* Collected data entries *
--- --- ---
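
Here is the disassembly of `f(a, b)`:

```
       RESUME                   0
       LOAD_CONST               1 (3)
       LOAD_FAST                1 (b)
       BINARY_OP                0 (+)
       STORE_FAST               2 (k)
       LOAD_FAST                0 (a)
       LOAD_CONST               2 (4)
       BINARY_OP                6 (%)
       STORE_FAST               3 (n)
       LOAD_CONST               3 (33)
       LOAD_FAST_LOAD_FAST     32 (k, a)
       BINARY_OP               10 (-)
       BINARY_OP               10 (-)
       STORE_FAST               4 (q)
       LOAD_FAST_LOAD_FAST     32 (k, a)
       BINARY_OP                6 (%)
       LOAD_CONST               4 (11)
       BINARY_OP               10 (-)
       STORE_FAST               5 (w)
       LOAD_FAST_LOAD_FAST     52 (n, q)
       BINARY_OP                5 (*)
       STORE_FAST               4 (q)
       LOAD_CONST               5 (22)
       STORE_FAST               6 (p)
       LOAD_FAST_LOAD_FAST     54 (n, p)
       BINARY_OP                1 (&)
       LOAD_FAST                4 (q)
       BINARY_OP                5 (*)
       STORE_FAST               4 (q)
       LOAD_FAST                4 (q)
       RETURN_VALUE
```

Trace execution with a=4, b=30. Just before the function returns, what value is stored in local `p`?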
--- --- ---
* Your task *
When you reach the end of the data above, set it all down again unchanged.

* Response below *
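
Here is the disassembly of `f(a, b)`:

```
       RESUME                   0
       LOAD_CONST               1 (3)
       LOAD_FAST                1 (b)
       BINARY_OP                0 (+)
       STORE_FAST               2 (k)
       LOAD_FAST                0 (a)
       LOAD_CONST               2 (4)
       BINARY_OP                6 (%)
       STORE_FAST               3 (n)
       LOAD_CONST               3 (33)
       LOAD_FAST_LOAD_FAST     32 (k, a)
       BINARY_OP               10 (-)
       BINARY_OP               10 (-)
       STORE_FAST               4 (q)
       LOAD_FAST_LOAD_FAST     32 (k, a)
       BINARY_OP                6 (%)
       LOAD_CONST               4 (11)
       BINARY_OP               10 (-)
       STORE_FAST               5 (w)
       LOAD_FAST_LOAD_FAST     52 (n, q)
       BINARY_OP                5 (*)
       STORE_FAST               4 (q)
       LOAD_CONST               5 (22)
       STORE_FAST               6 (p)
       LOAD_FAST_LOAD_FAST     54 (n, p)
       BINARY_OP                1 (&)
       LOAD_FAST                4 (q)
       BINARY_OP                5 (*)
       STORE_FAST               4 (q)
       LOAD_FAST                4 (q)
       RETURN_VALUE
```

Trace execution with a=4, b=30. Just before the function returns, what value is stored in local `p`?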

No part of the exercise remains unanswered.